Required work:
Copy out all of the records, exactly as they appear.

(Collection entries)
# # # # #
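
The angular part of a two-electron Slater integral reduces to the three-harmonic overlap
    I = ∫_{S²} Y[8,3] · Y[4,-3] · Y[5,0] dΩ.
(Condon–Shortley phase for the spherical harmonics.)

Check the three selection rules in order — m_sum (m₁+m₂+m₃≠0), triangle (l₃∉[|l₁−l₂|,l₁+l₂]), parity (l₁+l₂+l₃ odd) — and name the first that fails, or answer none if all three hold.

parity

Σmᵢ = 0  ✓
l₃∈[|l₁−l₂|,l₁+l₂]=[4,12], have l₃=5  ✓
Σlᵢ = 17 ⇒ odd  ✗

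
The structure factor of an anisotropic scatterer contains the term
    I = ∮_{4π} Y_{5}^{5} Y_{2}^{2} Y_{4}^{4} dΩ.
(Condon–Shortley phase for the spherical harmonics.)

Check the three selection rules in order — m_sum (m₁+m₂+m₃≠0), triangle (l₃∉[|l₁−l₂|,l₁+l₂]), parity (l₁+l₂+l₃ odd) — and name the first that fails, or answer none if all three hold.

Σmᵢ = 11  ✗
l₃∈[|l₁−l₂|,l₁+l₂]=[3,7], have l₃=4
Σlᵢ = 11 ⇒ odd

m_sum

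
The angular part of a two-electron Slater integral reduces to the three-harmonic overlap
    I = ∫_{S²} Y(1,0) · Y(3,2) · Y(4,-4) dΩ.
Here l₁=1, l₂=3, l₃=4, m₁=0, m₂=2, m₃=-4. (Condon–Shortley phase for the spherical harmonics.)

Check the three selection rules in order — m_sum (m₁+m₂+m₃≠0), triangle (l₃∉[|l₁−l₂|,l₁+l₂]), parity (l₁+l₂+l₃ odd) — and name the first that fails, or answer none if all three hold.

m_sum

m₁+m₂+m₃ = 0 + 2 − 4 = -2  ✗
triangle: |1−3|=2 ≤ l₃=4 ≤ 1+3=4
parity: l₁+l₂+l₃ = 8 is even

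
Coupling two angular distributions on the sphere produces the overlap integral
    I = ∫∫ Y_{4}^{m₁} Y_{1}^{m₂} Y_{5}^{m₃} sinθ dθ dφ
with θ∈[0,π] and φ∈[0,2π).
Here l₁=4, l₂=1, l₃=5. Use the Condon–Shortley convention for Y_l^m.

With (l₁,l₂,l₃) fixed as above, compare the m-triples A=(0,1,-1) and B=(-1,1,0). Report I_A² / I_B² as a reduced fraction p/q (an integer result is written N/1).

3/2

l's match ⇒ only the (l;m) 3-j factors differ between A and B.
A: triangle coeff Δ(4,1,5) = 1/495; Σ_t [0,0]: t=0:+1/1152 = 1/1152; (3j)²=1/33 [(4 1 5; 0 1 -1)], sign=+1
B: triangle coeff Δ(4,1,5) = 1/495; Σ_t [0,0]: t=0:+1/1440 = 1/1440; (3j)²=2/99 [(4 1 5; -1 1 0)], sign=-1
I_A²/I_B² = (1/33)/(2/99) = 3/2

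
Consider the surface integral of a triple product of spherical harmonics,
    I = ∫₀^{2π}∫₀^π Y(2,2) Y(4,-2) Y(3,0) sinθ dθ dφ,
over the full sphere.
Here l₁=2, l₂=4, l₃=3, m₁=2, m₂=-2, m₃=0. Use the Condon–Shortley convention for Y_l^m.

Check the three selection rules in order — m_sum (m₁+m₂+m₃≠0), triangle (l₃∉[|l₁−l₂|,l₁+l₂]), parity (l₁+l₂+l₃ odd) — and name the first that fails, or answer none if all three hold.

parity

m₁+m₂+m₃ = 2 − 2 + 0 = 0  ✓
triangle: |2−4|=2 ≤ l₃=3 ≤ 2+4=6  ✓
parity: l₁+l₂+l₃ = 9 is odd  ✗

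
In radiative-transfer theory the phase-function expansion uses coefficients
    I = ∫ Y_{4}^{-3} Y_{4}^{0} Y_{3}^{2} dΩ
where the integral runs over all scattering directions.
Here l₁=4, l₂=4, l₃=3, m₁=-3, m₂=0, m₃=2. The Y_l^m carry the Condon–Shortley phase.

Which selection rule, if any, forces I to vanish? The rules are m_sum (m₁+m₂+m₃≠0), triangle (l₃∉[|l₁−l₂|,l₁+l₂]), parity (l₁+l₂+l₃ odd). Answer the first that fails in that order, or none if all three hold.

m_sum

m₁+m₂+m₃ = -3 + 0 + 2 = -1  ✗
triangle: |4−4|=0 ≤ l₃=3 ≤ 4+4=8
parity: l₁+l₂+l₃ = 11 is odd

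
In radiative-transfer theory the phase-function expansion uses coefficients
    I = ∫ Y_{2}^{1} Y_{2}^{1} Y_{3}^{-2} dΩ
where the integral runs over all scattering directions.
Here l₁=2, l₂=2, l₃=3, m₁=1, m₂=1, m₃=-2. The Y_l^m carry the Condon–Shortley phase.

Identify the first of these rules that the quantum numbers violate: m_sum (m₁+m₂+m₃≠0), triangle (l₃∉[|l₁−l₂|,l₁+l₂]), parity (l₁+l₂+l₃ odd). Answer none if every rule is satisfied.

parity

azimuthal sum: 1 + 1 − 2 = 0  ✓
0 ≤ 3 ≤ 4 (triangle on l)  ✓
L = 2 + 2 + 3 = 7 (odd)  ✗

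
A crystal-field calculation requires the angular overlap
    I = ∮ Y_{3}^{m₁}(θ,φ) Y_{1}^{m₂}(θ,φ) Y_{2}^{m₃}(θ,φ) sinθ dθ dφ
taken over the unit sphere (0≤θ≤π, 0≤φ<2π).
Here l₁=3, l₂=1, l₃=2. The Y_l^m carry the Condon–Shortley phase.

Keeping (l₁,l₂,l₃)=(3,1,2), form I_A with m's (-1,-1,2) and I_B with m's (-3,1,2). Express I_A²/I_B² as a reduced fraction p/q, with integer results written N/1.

l's match ⇒ only the (l;m) 3-j factors differ between A and B.
A: triangle coeff Δ(3,1,2) = 1/105; Σ_t [0,0]: t=0:+1/48 = 1/48; (3j)²=1/105 [(3 1 2; -1 -1 2)], sign=+1
B: triangle coeff Δ(3,1,2) = 1/105; Σ_t [2,2]: t=2:+1/48 = 1/48; (3j)²=1/7 [(3 1 2; -3 1 2)], sign=+1
I_A²/I_B² = (1/105)/(1/7) = 1/15

1/15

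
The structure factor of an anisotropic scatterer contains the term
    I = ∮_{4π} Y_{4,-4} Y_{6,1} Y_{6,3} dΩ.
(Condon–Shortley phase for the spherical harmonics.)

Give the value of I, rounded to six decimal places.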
# # # # #
Completed task:
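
The angular part of a two-electron Slater integral reduces to the three-harmonic overlap
    I = ∫_{S²} Y[8,3] · Y[4,-3] · Y[5,0] dΩ.
(Condon–Shortley phase for the spherical harmonics.)

Check the three selection rules in order — m_sum (m₁+m₂+m₃≠0), triangle (l₃∉[|l₁−l₂|,l₁+l₂]), parity (l₁+l₂+l₃ odd) — and name the first that fails, or answer none if all three hold.

parity

Σmᵢ = 0  ✓
l₃∈[|l₁−l₂|,l₁+l₂]=[4,12], have l₃=5  ✓
Σlᵢ = 17 ⇒ odd  ✗

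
The structure factor of an anisotropic scatterer contains the term
    I = ∮_{4π} Y_{5}^{5} Y_{2}^{2} Y_{4}^{4} dΩ.
(Condon–Shortley phase for the spherical harmonics.)

Check the three selection rules in order — m_sum (m₁+m₂+m₃≠0), triangle (l₃∉[|l₁−l₂|,l₁+l₂]), parity (l₁+l₂+l₃ odd) — and name the first that fails, or answer none if all three hold.

Σmᵢ = 11  ✗
l₃∈[|l₁−l₂|,l₁+l₂]=[3,7], have l₃=4
Σlᵢ = 11 ⇒ odd

m_sum

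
The angular part of a two-electron Slater integral reduces to the three-harmonic overlap
    I = ∫_{S²} Y(1,0) · Y(3,2) · Y(4,-4) dΩ.
Here l₁=1, l₂=3, l₃=4, m₁=0, m₂=2, m₃=-4. (Condon–Shortley phase for the spherical harmonics.)

Check the three selection rules in order — m_sum (m₁+m₂+m₃≠0), triangle (l₃∉[|l₁−l₂|,l₁+l₂]), parity (l₁+l₂+l₃ odd) — and name the first that fails, or answer none if all three hold.

m_sum

m₁+m₂+m₃ = 0 + 2 − 4 = -2  ✗
triangle: |1−3|=2 ≤ l₃=4 ≤ 1+3=4
parity: l₁+l₂+l₃ = 8 is even

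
Coupling two angular distributions on the sphere produces the overlap integral
    I = ∫∫ Y_{4}^{m₁} Y_{1}^{m₂} Y_{5}^{m₃} sinθ dθ dφ
with θ∈[0,π] and φ∈[0,2π).
Here l₁=4, l₂=1, l₃=5. Use the Condon–Shortley convention for Y_l^m.

With (l₁,l₂,l₃) fixed as above, compare the m-triples A=(0,1,-1) and B=(-1,1,0). Report I_A² / I_B² as a reduced fraction p/q (an integer result is written N/1).

3/2

l's match ⇒ only the (l;m) 3-j factors differ between A and B.
A: triangle coeff Δ(4,1,5) = 1/495; Σ_t [0,0]: t=0:+1/1152 = 1/1152; (3j)²=1/33 [(4 1 5; 0 1 -1)], sign=+1
B: triangle coeff Δ(4,1,5) = 1/495; Σ_t [0,0]: t=0:+1/1440 = 1/1440; (3j)²=2/99 [(4 1 5; -1 1 0)], sign=-1
I_A²/I_B² = (1/33)/(2/99) = 3/2

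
Consider the surface integral of a triple product of spherical harmonics,
    I = ∫₀^{2π}∫₀^π Y(2,2) Y(4,-2) Y(3,0) sinθ dθ dφ,
over the full sphere.
Here l₁=2, l₂=4, l₃=3, m₁=2, m₂=-2, m₃=0. Use the Condon–Shortley convention for Y_l^m.

Check the three selection rules in order — m_sum (m₁+m₂+m₃≠0), triangle (l₃∉[|l₁−l₂|,l₁+l₂]), parity (l₁+l₂+l₃ odd) — and name the first that fails, or answer none if all three hold.

parity

m₁+m₂+m₃ = 2 − 2 + 0 = 0  ✓
triangle: |2−4|=2 ≤ l₃=3 ≤ 2+4=6  ✓
parity: l₁+l₂+l₃ = 9 is odd  ✗

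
In radiative-transfer theory the phase-function expansion uses coefficients
    I = ∫ Y_{4}^{-3} Y_{4}^{0} Y_{3}^{2} dΩ
where the integral runs over all scattering directions.
Here l₁=4, l₂=4, l₃=3, m₁=-3, m₂=0, m₃=2. The Y_l^m carry the Condon–Shortley phase.

Which selection rule, if any, forces I to vanish? The rules are m_sum (m₁+m₂+m₃≠0), triangle (l₃∉[|l₁−l₂|,l₁+l₂]), parity (l₁+l₂+l₃ odd). Answer the first that fails in that order, or none if all three hold.

m_sum

m₁+m₂+m₃ = -3 + 0 + 2 = -1  ✗
triangle: |4−4|=0 ≤ l₃=3 ≤ 4+4=8
parity: l₁+l₂+l₃ = 11 is odd

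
In radiative-transfer theory the phase-function expansion uses coefficients
    I = ∫ Y_{2}^{1} Y_{2}^{1} Y_{3}^{-2} dΩ
where the integral runs over all scattering directions.
Here l₁=2, l₂=2, l₃=3, m₁=1, m₂=1, m₃=-2. The Y_l^m carry the Condon–Shortley phase.

Identify the first of these rules that the quantum numbers violate: m_sum (m₁+m₂+m₃≠0), triangle (l₃∉[|l₁−l₂|,l₁+l₂]), parity (l₁+l₂+l₃ odd). Answer none if every rule is satisfied.

parity

azimuthal sum: 1 + 1 − 2 = 0  ✓
0 ≤ 3 ≤ 4 (triangle on l)  ✓
L = 2 + 2 + 3 = 7 (odd)  ✗

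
A crystal-field calculation requires the angular overlap
    I = ∮ Y_{3}^{m₁}(θ,φ) Y_{1}^{m₂}(θ,φ) Y_{2}^{m₃}(θ,φ) sinθ dθ dφ
taken over the unit sphere (0≤θ≤π, 0≤φ<2π).
Here l₁=3, l₂=1, l₃=2. The Y_l^m carry the Condon–Shortley phase.

Keeping (l₁,l₂,l₃)=(3,1,2), form I_A with m's (-1,-1,2) and I_B with m's (-3,1,2). Express I_A²/I_B² as a reduced fraction p/q, with integer results written N/1.

l's match ⇒ only the (l;m) 3-j factors differ between A and B.
A: triangle coeff Δ(3,1,2) = 1/105; Σ_t [0,0]: t=0:+1/48 = 1/48; (3j)²=1/105 [(3 1 2; -1 -1 2)], sign=+1
B: triangle coeff Δ(3,1,2) = 1/105; Σ_t [2,2]: t=2:+1/48 = 1/48; (3j)²=1/7 [(3 1 2; -3 1 2)], sign=+1
I_A²/I_B² = (1/105)/(1/7) = 1/15

1/15

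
The structure factor of an anisotropic scatterer contains the term
    I = ∮_{4π} Y_{4,-4} Y_{6,1} Y_{6,3} dΩ.
(Condon–Shortley phase for the spherical harmonics.)

Give the value of I, rounded to six decimal places.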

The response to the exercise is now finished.